WORK INSTRUCTION: Print all the entries verbatim.

*** SUPPLIED INFORMATION ***

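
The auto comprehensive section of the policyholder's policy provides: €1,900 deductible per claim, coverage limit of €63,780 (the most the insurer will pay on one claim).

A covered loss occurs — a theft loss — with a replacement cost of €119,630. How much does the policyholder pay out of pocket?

Less the €1,900 deductible: €119,630 − €1,900 = €117,730.
€117,730 exceeds the €63,780 limit, so the insurer pays the limit: €63,780.
Policyholder's share is the uncovered remainder: €119,630 − €63,780 = €55,850.

€55,850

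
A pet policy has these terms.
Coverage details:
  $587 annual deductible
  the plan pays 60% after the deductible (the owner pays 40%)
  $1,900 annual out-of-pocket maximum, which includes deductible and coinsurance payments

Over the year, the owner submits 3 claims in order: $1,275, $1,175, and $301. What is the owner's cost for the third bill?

$120.40

Claim 1 — $1,275: deductible takes $587, $688 remains; coinsurance $688 × 40% = $275.20. Owner owes $862.20 (running OOP $862.20).
Claim 2 — $1,175: 40% coinsurance on $1,175 = $470. Cost to owner: $470. OOP to date $1,332.20.
Claim 3 — $301: deductible already satisfied, so owner's share is 40% × $301 = $120.40. Cost to owner: $120.40. OOP to date $1,452.60.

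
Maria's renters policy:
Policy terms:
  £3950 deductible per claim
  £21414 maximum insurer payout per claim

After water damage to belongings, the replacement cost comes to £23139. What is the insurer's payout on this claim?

Less the £3950 deductible: £23139 − £3950 = £19189.
£19189 is within the £21414 limit, so the insurer pays £19189.

£19189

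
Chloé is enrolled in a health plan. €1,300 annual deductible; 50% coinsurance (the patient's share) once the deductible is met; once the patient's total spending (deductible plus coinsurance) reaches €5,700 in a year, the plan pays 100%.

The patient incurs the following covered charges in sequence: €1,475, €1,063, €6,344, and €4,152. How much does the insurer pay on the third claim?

Claim 1 — €1,475: €1,300 to deductible, leaving €175; coinsurance €175 × 50% = €87.50. Cost to patient: €1,387.50. OOP to date €1,387.50. Plan pays €1,475 − €1,387.50 = €87.50.
Claim 2 — €1,063: deductible already satisfied, so patient's share is 50% × €1,063 = €531.50. Cost to patient: €531.50. OOP to date €1,919. Insurer: €1,063 − €531.50 = €531.50.
Claim 3 — €6,344: 50% coinsurance on €6,344 = €3,172. Patient pays €3,172; OOP now €5,091. Plan pays €6,344 − €3,172 = €3,172.

€3,172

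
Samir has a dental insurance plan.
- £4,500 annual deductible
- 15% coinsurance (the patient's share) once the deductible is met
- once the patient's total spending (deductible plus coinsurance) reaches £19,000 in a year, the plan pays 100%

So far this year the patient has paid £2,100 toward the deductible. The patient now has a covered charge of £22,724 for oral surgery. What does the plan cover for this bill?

Deductible still to meet: £4,500 − £2,100 = £2,400.
That leaves £22,724 − £2,400 = £20,324 for coinsurance.
Coinsurance: £20,324 × 15% = £3,048.60.
Patient responsibility before any cap: £2,400 + £3,048.60 = £5,448.60.
Cumulative spending £2,100 + £5,448.60 = £7,548.60 stays under the £19,000 maximum.
The plan picks up £22,724 − £5,448.60 = £17,275.40.

£17,275.40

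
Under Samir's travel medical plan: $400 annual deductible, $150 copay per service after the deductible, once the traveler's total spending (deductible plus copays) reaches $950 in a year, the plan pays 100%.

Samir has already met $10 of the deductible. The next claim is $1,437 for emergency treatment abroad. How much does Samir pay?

$10 of the $400 deductible is already met, leaving $390.
The remaining $1,047 (= $1,437 − $390) moves to the copay.
Copay on this service: $150.
Traveler responsibility before any cap: $390 + $150 = $540.
Year-to-date out-of-pocket becomes $10 + $540 = $550, still under the $950 maximum, so no cap applies.

$540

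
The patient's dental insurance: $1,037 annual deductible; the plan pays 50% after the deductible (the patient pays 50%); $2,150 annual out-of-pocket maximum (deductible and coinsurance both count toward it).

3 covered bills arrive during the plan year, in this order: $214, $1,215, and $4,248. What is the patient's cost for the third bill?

Claim 1 ($214): all of it applies to the deductible. Cost to patient: $214. OOP to date $214.
Claim 2 ($1,215): $823 to deductible, leaving $392; patient's 50% is $196. Cost to patient: $1,019. OOP to date $1,233.
Claim 3 ($4,248): deductible already satisfied, so patient's share is 50% × $4,248 = $2,124. That would push OOP to $3,357, over the $2,150 cap, so patient pays $2,150 − $1,233 = $917.

$917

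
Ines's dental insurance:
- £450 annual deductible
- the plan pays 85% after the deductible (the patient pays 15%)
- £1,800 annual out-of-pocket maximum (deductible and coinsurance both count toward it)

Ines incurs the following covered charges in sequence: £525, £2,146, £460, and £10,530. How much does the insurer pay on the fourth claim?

Bill 1, £525: deductible takes £450, £75 remains; coinsurance £75 × 15% = £11.25. Patient pays £461.25; OOP now £461.25. Plan pays £525 − £461.25 = £63.75.
Bill 2, £2,146: 15% coinsurance on £2,146 = £321.90. Patient pays £321.90; OOP now £783.15. Insurer: £2,146 − £321.90 = £1,824.10.
Bill 3, £460: deductible already satisfied, so patient's share is 15% × £460 = £69. Patient pays £69; OOP now £852.15. Plan pays £460 − £69 = £391.
Bill 4, £10,530: deductible met; 15% of £10,530 = £1,579.50. That would push OOP to £2,431.65, over the £1,800 cap, so patient pays £1,800 − £852.15 = £947.85. Plan pays £10,530 − £947.85 = £9,582.15.

£9,582.15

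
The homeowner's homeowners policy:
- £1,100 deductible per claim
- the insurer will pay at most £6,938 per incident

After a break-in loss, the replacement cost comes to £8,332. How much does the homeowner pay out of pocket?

Subtract the deductible: £8,332 − £1,100 = £7,232.
£7,232 exceeds the £6,938 limit, so the insurer pays the limit: £6,938.
Out of pocket: £8,332 − £6,938 = £1,394.

£1,394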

*** End of SUPPLIED INFORMATION ***

RESULT OF THIS EXERCISE:
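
The auto comprehensive section of the policyholder's policy provides: €1,900 deductible per claim, coverage limit of €63,780 (the most the insurer will pay on one claim).

A covered loss occurs — a theft loss — with a replacement cost of €119,630. How much does the policyholder pay out of pocket?

Less the €1,900 deductible: €119,630 − €1,900 = €117,730.
€117,730 exceeds the €63,780 limit, so the insurer pays the limit: €63,780.
Policyholder's share is the uncovered remainder: €119,630 − €63,780 = €55,850.

€55,850

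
A pet policy has these terms.
Coverage details:
  $587 annual deductible
  the plan pays 60% after the deductible (the owner pays 40%)
  $1,900 annual out-of-pocket maximum, which includes deductible and coinsurance payments

Over the year, the owner submits 3 claims in order: $1,275, $1,175, and $301. What is the owner's cost for the third bill?

$120.40

Claim 1 — $1,275: deductible takes $587, $688 remains; coinsurance $688 × 40% = $275.20. Owner owes $862.20 (running OOP $862.20).
Claim 2 — $1,175: 40% coinsurance on $1,175 = $470. Cost to owner: $470. OOP to date $1,332.20.
Claim 3 — $301: deductible already satisfied, so owner's share is 40% × $301 = $120.40. Cost to owner: $120.40. OOP to date $1,452.60.

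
Maria's renters policy:
Policy terms:
  £3950 deductible per claim
  £21414 maximum insurer payout per claim

After water damage to belongings, the replacement cost comes to £23139. What is the insurer's payout on this claim?

Less the £3950 deductible: £23139 − £3950 = £19189.
£19189 is within the £21414 limit, so the insurer pays £19189.

£19189

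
Chloé is enrolled in a health plan. €1,300 annual deductible; 50% coinsurance (the patient's share) once the deductible is met; once the patient's total spending (deductible plus coinsurance) reaches €5,700 in a year, the plan pays 100%.

The patient incurs the following covered charges in sequence: €1,475, €1,063, €6,344, and €4,152. How much does the insurer pay on the third claim?

Claim 1 — €1,475: €1,300 to deductible, leaving €175; coinsurance €175 × 50% = €87.50. Cost to patient: €1,387.50. OOP to date €1,387.50. Plan pays €1,475 − €1,387.50 = €87.50.
Claim 2 — €1,063: deductible already satisfied, so patient's share is 50% × €1,063 = €531.50. Cost to patient: €531.50. OOP to date €1,919. Insurer: €1,063 − €531.50 = €531.50.
Claim 3 — €6,344: 50% coinsurance on €6,344 = €3,172. Patient pays €3,172; OOP now €5,091. Plan pays €6,344 − €3,172 = €3,172.

€3,172

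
Samir has a dental insurance plan.
- £4,500 annual deductible
- 15% coinsurance (the patient's share) once the deductible is met
- once the patient's total spending (deductible plus coinsurance) reaches £19,000 in a year, the plan pays 100%

So far this year the patient has paid £2,100 toward the deductible. The patient now has a covered charge of £22,724 for oral surgery. What does the plan cover for this bill?

Deductible still to meet: £4,500 − £2,100 = £2,400.
That leaves £22,724 − £2,400 = £20,324 for coinsurance.
Coinsurance: £20,324 × 15% = £3,048.60.
Patient responsibility before any cap: £2,400 + £3,048.60 = £5,448.60.
Cumulative spending £2,100 + £5,448.60 = £7,548.60 stays under the £19,000 maximum.
The plan picks up £22,724 − £5,448.60 = £17,275.40.

£17,275.40

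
Under Samir's travel medical plan: $400 annual deductible, $150 copay per service after the deductible, once the traveler's total spending (deductible plus copays) reaches $950 in a year, the plan pays 100%.

Samir has already met $10 of the deductible. The next claim is $1,437 for emergency treatment abroad. How much does Samir pay?

$10 of the $400 deductible is already met, leaving $390.
The remaining $1,047 (= $1,437 − $390) moves to the copay.
Copay on this service: $150.
Traveler responsibility before any cap: $390 + $150 = $540.
Year-to-date out-of-pocket becomes $10 + $540 = $550, still under the $950 maximum, so no cap applies.

$540

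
The patient's dental insurance: $1,037 annual deductible; the plan pays 50% after the deductible (the patient pays 50%); $2,150 annual out-of-pocket maximum (deductible and coinsurance both count toward it).

3 covered bills arrive during the plan year, in this order: $214, $1,215, and $4,248. What is the patient's cost for the third bill?

Claim 1 ($214): all of it applies to the deductible. Cost to patient: $214. OOP to date $214.
Claim 2 ($1,215): $823 to deductible, leaving $392; patient's 50% is $196. Cost to patient: $1,019. OOP to date $1,233.
Claim 3 ($4,248): deductible already satisfied, so patient's share is 50% × $4,248 = $2,124. That would push OOP to $3,357, over the $2,150 cap, so patient pays $2,150 − $1,233 = $917.

$917

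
Ines's dental insurance:
- £450 annual deductible
- the plan pays 85% after the deductible (the patient pays 15%)
- £1,800 annual out-of-pocket maximum (deductible and coinsurance both count toward it)

Ines incurs the following covered charges in sequence: £525, £2,146, £460, and £10,530. How much does the insurer pay on the fourth claim?

Bill 1, £525: deductible takes £450, £75 remains; coinsurance £75 × 15% = £11.25. Patient pays £461.25; OOP now £461.25. Plan pays £525 − £461.25 = £63.75.
Bill 2, £2,146: 15% coinsurance on £2,146 = £321.90. Patient pays £321.90; OOP now £783.15. Insurer: £2,146 − £321.90 = £1,824.10.
Bill 3, £460: deductible already satisfied, so patient's share is 15% × £460 = £69. Patient pays £69; OOP now £852.15. Plan pays £460 − £69 = £391.
Bill 4, £10,530: deductible met; 15% of £10,530 = £1,579.50. That would push OOP to £2,431.65, over the £1,800 cap, so patient pays £1,800 − £852.15 = £947.85. Plan pays £10,530 − £947.85 = £9,582.15.

£9,582.15

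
The homeowner's homeowners policy:
- £1,100 deductible per claim
- the insurer will pay at most £6,938 per incident

After a break-in loss, the replacement cost comes to £8,332. How much does the homeowner pay out of pocket?

Subtract the deductible: £8,332 − £1,100 = £7,232.
£7,232 exceeds the £6,938 limit, so the insurer pays the limit: £6,938.
Out of pocket: £8,332 − £6,938 = £1,394.

£1,394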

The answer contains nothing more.